=== Task input ===

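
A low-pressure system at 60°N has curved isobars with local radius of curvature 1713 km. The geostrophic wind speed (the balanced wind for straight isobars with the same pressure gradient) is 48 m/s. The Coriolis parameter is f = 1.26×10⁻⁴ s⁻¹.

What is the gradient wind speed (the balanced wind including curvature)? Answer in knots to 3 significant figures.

Around a low, centrifugal force acts outward with Coriolis, so pressure-gradient force balances both:
(1/ρ)|∂P/∂n| = fV + V²/R  →  V² + fR·V − fR·V_g = 0
With fR = 1.26×10⁻⁴ × 1713×10³ m = 216 m/s:
V = [−fR + √((fR)² + 4 fR V_g)]/2 = [−216 + √(216² + 4×216×48)]/2 = 40.4 m/s
Subgeostrophic (V < V_g = 48 m/s), as expected around a low.
Converting: 40.4 m/s × 1.944 = 78.6 knots

78.6 knots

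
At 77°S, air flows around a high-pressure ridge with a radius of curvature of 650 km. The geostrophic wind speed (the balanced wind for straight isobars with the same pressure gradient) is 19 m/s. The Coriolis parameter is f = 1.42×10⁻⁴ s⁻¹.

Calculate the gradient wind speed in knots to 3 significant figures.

Around a high, pressure-gradient force acts outward with centrifugal, so Coriolis balances both:
fV = (1/ρ)|∂P/∂n| + V²/R  →  V² − fR·V + fR·V_g = 0
With fR = 1.42×10⁻⁴ × 650×10³ m = 92.3 m/s:
V = [fR − √((fR)² − 4 fR V_g)]/2 = [92.3 − √(92.3² − 4×92.3×19)]/2 = 26.8 m/s
Supergeostrophic (V > V_g = 19 m/s), as expected around a high.
Converting: 26.8 m/s × 1.944 = 52.0 knots

52.0 knots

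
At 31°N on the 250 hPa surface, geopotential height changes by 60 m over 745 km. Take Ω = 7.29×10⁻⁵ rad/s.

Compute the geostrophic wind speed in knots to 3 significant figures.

20.5 knots

Coriolis parameter at 31°N:
f = 2Ω sin φ = 2 × 7.29×10⁻⁵ × sin 31° = 7.51×10⁻⁵ s⁻¹
Height gradient: |∂Z/∂n| = 60 m / 745000 m = 8.05×10⁻⁵
On a pressure surface, geostrophic balance gives V_g = (g/f)|∂Z/∂n|:
V_g = 9.81 × 8.05×10⁻⁵ / 7.51×10⁻⁵ = 10.5 m/s
Converting: 10.5 m/s × 1.944 = 20.5 knots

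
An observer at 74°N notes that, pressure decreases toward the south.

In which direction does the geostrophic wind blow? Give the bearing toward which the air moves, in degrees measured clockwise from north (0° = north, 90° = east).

270°

The pressure-gradient force points toward the south (bearing 180°).
Geostrophic balance: in the Northern Hemisphere the Coriolis force deflects motion to the right, so the geostrophic wind blows 90° to the right of the pressure-gradient force (low pressure on the left).
Rotating 180° by 90° clockwise gives 270° — the wind blows toward the west.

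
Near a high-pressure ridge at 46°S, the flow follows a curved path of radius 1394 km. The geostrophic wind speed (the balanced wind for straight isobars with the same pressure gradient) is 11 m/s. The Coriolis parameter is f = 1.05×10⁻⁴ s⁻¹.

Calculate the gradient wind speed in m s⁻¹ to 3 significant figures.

12.0 m s⁻¹

Around a high, pressure-gradient force acts outward with centrifugal, so Coriolis balances both:
fV = (1/ρ)|∂P/∂n| + V²/R  →  V² − fR·V + fR·V_g = 0
With fR = 1.05×10⁻⁴ × 1394×10³ m = 146 m/s:
V = [fR − √((fR)² − 4 fR V_g)]/2 = [146 − √(146² − 4×146×11)]/2 = 12 m/s
Supergeostrophic (V > V_g = 11 m/s), as expected around a high.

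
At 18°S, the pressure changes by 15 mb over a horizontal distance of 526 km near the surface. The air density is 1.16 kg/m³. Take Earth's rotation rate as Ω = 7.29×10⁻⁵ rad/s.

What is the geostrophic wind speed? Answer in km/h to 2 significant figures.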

=== Work task ===
The lines to report are those in the material above that contain the word "changes"; copy every one of them.

=== Response area ===
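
At 31°N on the 250 hPa surface, geopotential height changes by 60 m over 745 km. Take Ω = 7.29×10⁻⁵ rad/s.
At 18°S, the pressure changes by 15 mb over a horizontal distance of 526 km near the surface. The air density is 1.16 kg/m³. Take Earth's rotation rate as Ω = 7.29×10⁻⁵ rad/s.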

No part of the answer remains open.